WORK TO COMPLETE | Your answer should be every line from the records that contains "notes".

RECORDS FOR THIS TASK |
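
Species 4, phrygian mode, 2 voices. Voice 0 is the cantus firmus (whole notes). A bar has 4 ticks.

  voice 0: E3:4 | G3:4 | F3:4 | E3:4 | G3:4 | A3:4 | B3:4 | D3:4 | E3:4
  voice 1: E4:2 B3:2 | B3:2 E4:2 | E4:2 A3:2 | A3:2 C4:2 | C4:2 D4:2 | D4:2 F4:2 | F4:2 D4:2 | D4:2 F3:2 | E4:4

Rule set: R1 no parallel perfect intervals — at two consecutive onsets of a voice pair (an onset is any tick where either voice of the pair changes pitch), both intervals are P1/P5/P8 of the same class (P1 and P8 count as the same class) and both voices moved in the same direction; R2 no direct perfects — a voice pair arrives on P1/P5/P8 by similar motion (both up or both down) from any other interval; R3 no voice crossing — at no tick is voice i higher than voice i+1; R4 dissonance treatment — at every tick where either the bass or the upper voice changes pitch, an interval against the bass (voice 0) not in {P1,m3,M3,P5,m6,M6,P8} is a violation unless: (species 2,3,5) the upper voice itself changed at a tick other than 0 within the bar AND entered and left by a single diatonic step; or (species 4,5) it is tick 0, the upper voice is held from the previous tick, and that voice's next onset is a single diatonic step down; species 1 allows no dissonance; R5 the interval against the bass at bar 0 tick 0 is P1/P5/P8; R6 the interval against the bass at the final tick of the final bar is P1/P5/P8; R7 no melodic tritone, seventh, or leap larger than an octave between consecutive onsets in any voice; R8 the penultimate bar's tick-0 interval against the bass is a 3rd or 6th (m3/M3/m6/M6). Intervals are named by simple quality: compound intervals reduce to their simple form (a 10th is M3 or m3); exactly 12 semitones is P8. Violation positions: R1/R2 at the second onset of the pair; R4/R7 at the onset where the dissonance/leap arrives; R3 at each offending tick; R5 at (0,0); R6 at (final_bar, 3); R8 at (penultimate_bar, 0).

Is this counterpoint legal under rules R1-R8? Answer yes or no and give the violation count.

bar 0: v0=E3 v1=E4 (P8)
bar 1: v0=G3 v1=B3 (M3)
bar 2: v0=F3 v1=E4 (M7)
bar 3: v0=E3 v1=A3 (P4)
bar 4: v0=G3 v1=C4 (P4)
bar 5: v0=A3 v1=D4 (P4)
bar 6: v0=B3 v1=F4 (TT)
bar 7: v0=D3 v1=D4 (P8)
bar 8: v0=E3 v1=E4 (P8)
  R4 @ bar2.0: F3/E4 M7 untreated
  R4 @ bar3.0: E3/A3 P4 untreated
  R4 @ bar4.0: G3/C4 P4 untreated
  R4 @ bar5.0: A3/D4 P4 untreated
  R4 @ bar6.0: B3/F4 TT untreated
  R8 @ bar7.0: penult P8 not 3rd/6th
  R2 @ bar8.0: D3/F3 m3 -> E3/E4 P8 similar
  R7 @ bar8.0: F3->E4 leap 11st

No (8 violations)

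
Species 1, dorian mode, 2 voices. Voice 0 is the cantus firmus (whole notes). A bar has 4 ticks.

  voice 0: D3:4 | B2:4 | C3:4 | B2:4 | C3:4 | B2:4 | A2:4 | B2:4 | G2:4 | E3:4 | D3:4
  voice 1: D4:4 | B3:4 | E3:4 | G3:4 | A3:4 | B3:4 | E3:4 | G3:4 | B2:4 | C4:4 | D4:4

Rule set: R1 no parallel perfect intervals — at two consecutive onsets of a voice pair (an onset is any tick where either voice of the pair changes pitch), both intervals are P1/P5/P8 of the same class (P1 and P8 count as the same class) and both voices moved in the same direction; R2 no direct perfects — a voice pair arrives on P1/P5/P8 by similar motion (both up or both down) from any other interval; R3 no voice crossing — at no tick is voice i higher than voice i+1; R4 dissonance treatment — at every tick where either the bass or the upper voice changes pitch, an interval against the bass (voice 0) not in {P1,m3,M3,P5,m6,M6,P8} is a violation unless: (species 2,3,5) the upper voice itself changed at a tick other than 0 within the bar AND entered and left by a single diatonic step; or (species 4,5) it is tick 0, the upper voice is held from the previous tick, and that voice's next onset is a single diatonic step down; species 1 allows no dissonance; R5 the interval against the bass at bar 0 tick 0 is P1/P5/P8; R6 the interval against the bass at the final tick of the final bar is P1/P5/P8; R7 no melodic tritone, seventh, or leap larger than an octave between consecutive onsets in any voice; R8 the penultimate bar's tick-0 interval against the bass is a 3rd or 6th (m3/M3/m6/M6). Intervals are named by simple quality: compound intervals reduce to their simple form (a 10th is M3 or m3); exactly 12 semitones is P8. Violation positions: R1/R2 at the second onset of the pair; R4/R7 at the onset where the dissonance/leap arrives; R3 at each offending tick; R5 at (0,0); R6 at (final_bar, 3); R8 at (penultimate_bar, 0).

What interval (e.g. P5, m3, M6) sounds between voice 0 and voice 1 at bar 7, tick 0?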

OUTPUT FOR THIS TASK |
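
Species 4, phrygian mode, 2 voices. Voice 0 is the cantus firmus (whole notes). A bar has 4 ticks.
Species 1, dorian mode, 2 voices. Voice 0 is the cantus firmus (whole notes). A bar has 4 ticks.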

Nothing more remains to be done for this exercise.